== What you have to do ==
Retype all the data word for word.

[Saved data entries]

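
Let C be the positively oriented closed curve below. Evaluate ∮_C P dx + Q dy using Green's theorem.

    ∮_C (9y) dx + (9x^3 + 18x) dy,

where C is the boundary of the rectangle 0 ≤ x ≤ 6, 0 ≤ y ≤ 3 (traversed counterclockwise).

Green's theorem converts the closed line integral into a double integral over the enclosed region D:

    ∮_C P dx + Q dy = ∬_D (∂Q/∂x - ∂P/∂y) dA.

Here P = 9y, Q = 9x^3 + 18x, so

    ∂Q/∂x = 27x^2 + 18,    ∂P/∂y = 9,
    ∂Q/∂x - ∂P/∂y = 27x^2 + 9.

D is the region 0 ≤ x ≤ 6, 0 ≤ y ≤ 3. Evaluating the double integral:

    ∬_D (27x^2 + 9) dA = ∫_0^{6} ∫_0^{3} (27x^2 + 9) dy dx.

Inner (y from 0 to 3): 81x^2 + 27.
Outer (x from 0 to 6): 5994.

Therefore ∮_C P dx + Q dy = 5994.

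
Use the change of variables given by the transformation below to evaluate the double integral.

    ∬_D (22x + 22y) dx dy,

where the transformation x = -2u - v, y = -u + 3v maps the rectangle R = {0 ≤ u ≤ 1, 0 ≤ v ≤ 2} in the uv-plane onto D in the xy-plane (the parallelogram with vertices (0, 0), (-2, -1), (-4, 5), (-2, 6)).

Compute the Jacobian determinant of (x, y) with respect to (u, v):

    ∂(x,y)/∂(u,v) = | -2  -1 | = (-2)(3) - (-1)(-1) = -7.
                   | -1  3 |

Its absolute value is |J| = 7 (the area scaling factor).

Substituting x = -2u - v, y = -u + 3v into the integrand,

    22x + 22y → -66u + 44v,

so the integral becomes

    ∬_R (-66u + 44v) · |J| du dv = ∫_0^1 ∫_0^2 (-462u + 308v) dv du.

Inner (v): 616 - 924u.
Outer (u): 154.

Therefore ∬_D (22x + 22y) dx dy = 154.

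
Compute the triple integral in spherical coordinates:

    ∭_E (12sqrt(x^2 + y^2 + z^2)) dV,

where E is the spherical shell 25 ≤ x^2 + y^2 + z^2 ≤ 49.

In spherical coordinates, x = ρ sin(φ) cos(θ), y = ρ sin(φ) sin(θ), z = ρ cos(φ), and dV = ρ^2 sin(φ) dρ dφ dθ.

The integrand becomes 12ρ, so

    ∭_E (12sqrt(x^2 + y^2 + z^2)) dV = ∫_{0}^{2π} ∫_{0}^{π} ∫_{5}^{7} (12ρ) · ρ^2 sin(φ) dρ dφ dθ.

Inner (ρ): 5328sin(φ).
Middle (φ): 10656.
Outer (θ): 21312π.

Therefore the triple integral equals 21312π.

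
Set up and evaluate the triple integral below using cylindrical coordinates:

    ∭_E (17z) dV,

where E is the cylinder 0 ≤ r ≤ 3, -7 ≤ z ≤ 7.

In cylindrical coordinates, x = r cos(θ), y = r sin(θ), z = z, and dV = r dr dθ dz.

The integrand becomes 17z, so

    ∭_E (17z) dV = ∫_{0}^{2π} ∫_{0}^{3} ∫_{-7}^{7} (17z) · r dz dr dθ.

Inner (z): 0.
Middle (r from 0 to 3): 0.
Outer (θ): 0.

Therefore the triple integral equals 0.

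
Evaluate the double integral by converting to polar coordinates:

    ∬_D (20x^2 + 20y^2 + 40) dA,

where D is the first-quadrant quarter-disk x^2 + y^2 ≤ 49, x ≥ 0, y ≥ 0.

The region D is 0 ≤ r ≤ 7, 0 ≤ θ ≤ π/2 in polar coordinates, where x = r cos(θ), y = r sin(θ), and dA = r dr dθ.

Under the substitution, the integrand becomes 20r^2 + 40, so

    ∬_D (20x^2 + 20y^2 + 40) dA = ∫_{0}^{π/2} ∫_{0}^{7} (20r^2 + 40) · r dr dθ.

Inner integral (in r): ∫_{0}^{7} (20r^2 + 40) · r dr = 12985.

Outer integral (in θ): ∫_{0}^{π/2} (12985) dθ = 12985π/2.

Therefore ∬_D (20x^2 + 20y^2 + 40) dA = 12985π/2.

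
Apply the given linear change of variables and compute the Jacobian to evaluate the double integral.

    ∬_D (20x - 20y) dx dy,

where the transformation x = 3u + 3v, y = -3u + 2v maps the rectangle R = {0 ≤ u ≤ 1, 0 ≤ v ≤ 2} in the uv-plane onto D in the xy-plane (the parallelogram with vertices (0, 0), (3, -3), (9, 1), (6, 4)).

Compute the Jacobian determinant of (x, y) with respect to (u, v):

    ∂(x,y)/∂(u,v) = | 3  3 | = (3)(2) - (3)(-3) = 15.
                   | -3  2 |

Its absolute value is |J| = 15 (the area scaling factor).

Substituting x = 3u + 3v, y = -3u + 2v into the integrand,

    20x - 20y → 120u + 20v,

so the integral becomes

    ∬_R (120u + 20v) · |J| du dv = ∫_0^1 ∫_0^2 (1800u + 300v) dv du.

Inner (v): 3600u + 600.
Outer (u): 2400.

Therefore ∬_D (20x - 20y) dx dy = 2400.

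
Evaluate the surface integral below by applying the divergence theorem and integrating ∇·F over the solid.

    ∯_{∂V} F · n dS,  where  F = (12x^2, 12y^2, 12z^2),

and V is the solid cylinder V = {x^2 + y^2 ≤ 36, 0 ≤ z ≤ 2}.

By the divergence theorem,

    ∯_{∂V} F · n dS = ∭_V (∇ · F) dV.

Compute the divergence:
    ∇ · F = ∂F_x/∂x + ∂F_y/∂y + ∂F_z/∂z = 24x + 24y + 24z.

In cylindrical coordinates, x = r cos(θ), y = r sin(θ), z = z, dV = r dr dθ dz, with 0 ≤ r ≤ 6, 0 ≤ θ ≤ 2π, 0 ≤ z ≤ 2.

The integrand, after substitution and multiplying by the volume element, becomes (24sqrt(2)r sin(θ + π/4) + 24z) · r, so

    ∭_V (∇·F) dV = ∫_0^{2π} ∫_0^{6} ∫_0^{2} (24sqrt(2)r sin(θ + π/4) + 24z) · r dz dr dθ.

Inner (z from 0 to 2): 48r (sqrt(2)r sin(θ + π/4) + 1).
Middle (r from 0 to 6): 3456sqrt(2)sin(θ + π/4) + 864.
Outer (θ from 0 to 2π): 1728π.

Therefore ∯_{∂V} F · n dS = 1728π.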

== Response to the exercise ==
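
Let C be the positively oriented closed curve below. Evaluate ∮_C P dx + Q dy using Green's theorem.

    ∮_C (9y) dx + (9x^3 + 18x) dy,

where C is the boundary of the rectangle 0 ≤ x ≤ 6, 0 ≤ y ≤ 3 (traversed counterclockwise).

Green's theorem converts the closed line integral into a double integral over the enclosed region D:

    ∮_C P dx + Q dy = ∬_D (∂Q/∂x - ∂P/∂y) dA.

Here P = 9y, Q = 9x^3 + 18x, so

    ∂Q/∂x = 27x^2 + 18,    ∂P/∂y = 9,
    ∂Q/∂x - ∂P/∂y = 27x^2 + 9.

D is the region 0 ≤ x ≤ 6, 0 ≤ y ≤ 3. Evaluating the double integral:

    ∬_D (27x^2 + 9) dA = ∫_0^{6} ∫_0^{3} (27x^2 + 9) dy dx.

Inner (y from 0 to 3): 81x^2 + 27.
Outer (x from 0 to 6): 5994.

Therefore ∮_C P dx + Q dy = 5994.

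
Use the change of variables given by the transformation below to evaluate the double integral.

    ∬_D (22x + 22y) dx dy,

where the transformation x = -2u - v, y = -u + 3v maps the rectangle R = {0 ≤ u ≤ 1, 0 ≤ v ≤ 2} in the uv-plane onto D in the xy-plane (the parallelogram with vertices (0, 0), (-2, -1), (-4, 5), (-2, 6)).

Compute the Jacobian determinant of (x, y) with respect to (u, v):

    ∂(x,y)/∂(u,v) = | -2  -1 | = (-2)(3) - (-1)(-1) = -7.
                   | -1  3 |

Its absolute value is |J| = 7 (the area scaling factor).

Substituting x = -2u - v, y = -u + 3v into the integrand,

    22x + 22y → -66u + 44v,

so the integral becomes

    ∬_R (-66u + 44v) · |J| du dv = ∫_0^1 ∫_0^2 (-462u + 308v) dv du.

Inner (v): 616 - 924u.
Outer (u): 154.

Therefore ∬_D (22x + 22y) dx dy = 154.

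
Compute the triple integral in spherical coordinates:

    ∭_E (12sqrt(x^2 + y^2 + z^2)) dV,

where E is the spherical shell 25 ≤ x^2 + y^2 + z^2 ≤ 49.

In spherical coordinates, x = ρ sin(φ) cos(θ), y = ρ sin(φ) sin(θ), z = ρ cos(φ), and dV = ρ^2 sin(φ) dρ dφ dθ.

The integrand becomes 12ρ, so

    ∭_E (12sqrt(x^2 + y^2 + z^2)) dV = ∫_{0}^{2π} ∫_{0}^{π} ∫_{5}^{7} (12ρ) · ρ^2 sin(φ) dρ dφ dθ.

Inner (ρ): 5328sin(φ).
Middle (φ): 10656.
Outer (θ): 21312π.

Therefore the triple integral equals 21312π.

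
Set up and evaluate the triple integral below using cylindrical coordinates:

    ∭_E (17z) dV,

where E is the cylinder 0 ≤ r ≤ 3, -7 ≤ z ≤ 7.

In cylindrical coordinates, x = r cos(θ), y = r sin(θ), z = z, and dV = r dr dθ dz.

The integrand becomes 17z, so

    ∭_E (17z) dV = ∫_{0}^{2π} ∫_{0}^{3} ∫_{-7}^{7} (17z) · r dz dr dθ.

Inner (z): 0.
Middle (r from 0 to 3): 0.
Outer (θ): 0.

Therefore the triple integral equals 0.

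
Evaluate the double integral by converting to polar coordinates:

    ∬_D (20x^2 + 20y^2 + 40) dA,

where D is the first-quadrant quarter-disk x^2 + y^2 ≤ 49, x ≥ 0, y ≥ 0.

The region D is 0 ≤ r ≤ 7, 0 ≤ θ ≤ π/2 in polar coordinates, where x = r cos(θ), y = r sin(θ), and dA = r dr dθ.

Under the substitution, the integrand becomes 20r^2 + 40, so

    ∬_D (20x^2 + 20y^2 + 40) dA = ∫_{0}^{π/2} ∫_{0}^{7} (20r^2 + 40) · r dr dθ.

Inner integral (in r): ∫_{0}^{7} (20r^2 + 40) · r dr = 12985.

Outer integral (in θ): ∫_{0}^{π/2} (12985) dθ = 12985π/2.

Therefore ∬_D (20x^2 + 20y^2 + 40) dA = 12985π/2.

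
Apply the given linear change of variables and compute the Jacobian to evaluate the double integral.

    ∬_D (20x - 20y) dx dy,

where the transformation x = 3u + 3v, y = -3u + 2v maps the rectangle R = {0 ≤ u ≤ 1, 0 ≤ v ≤ 2} in the uv-plane onto D in the xy-plane (the parallelogram with vertices (0, 0), (3, -3), (9, 1), (6, 4)).

Compute the Jacobian determinant of (x, y) with respect to (u, v):

    ∂(x,y)/∂(u,v) = | 3  3 | = (3)(2) - (3)(-3) = 15.
                   | -3  2 |

Its absolute value is |J| = 15 (the area scaling factor).

Substituting x = 3u + 3v, y = -3u + 2v into the integrand,

    20x - 20y → 120u + 20v,

so the integral becomes

    ∬_R (120u + 20v) · |J| du dv = ∫_0^1 ∫_0^2 (1800u + 300v) dv du.

Inner (v): 3600u + 600.
Outer (u): 2400.

Therefore ∬_D (20x - 20y) dx dy = 2400.

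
Evaluate the surface integral below by applying the divergence theorem and integrating ∇·F over the solid.

    ∯_{∂V} F · n dS,  where  F = (12x^2, 12y^2, 12z^2),

and V is the solid cylinder V = {x^2 + y^2 ≤ 36, 0 ≤ z ≤ 2}.

By the divergence theorem,

    ∯_{∂V} F · n dS = ∭_V (∇ · F) dV.

Compute the divergence:
    ∇ · F = ∂F_x/∂x + ∂F_y/∂y + ∂F_z/∂z = 24x + 24y + 24z.

In cylindrical coordinates, x = r cos(θ), y = r sin(θ), z = z, dV = r dr dθ dz, with 0 ≤ r ≤ 6, 0 ≤ θ ≤ 2π, 0 ≤ z ≤ 2.

The integrand, after substitution and multiplying by the volume element, becomes (24sqrt(2)r sin(θ + π/4) + 24z) · r, so

    ∭_V (∇·F) dV = ∫_0^{2π} ∫_0^{6} ∫_0^{2} (24sqrt(2)r sin(θ + π/4) + 24z) · r dz dr dθ.

Inner (z from 0 to 2): 48r (sqrt(2)r sin(θ + π/4) + 1).
Middle (r from 0 to 6): 3456sqrt(2)sin(θ + π/4) + 864.
Outer (θ from 0 to 2π): 1728π.

Therefore ∯_{∂V} F · n dS = 1728π.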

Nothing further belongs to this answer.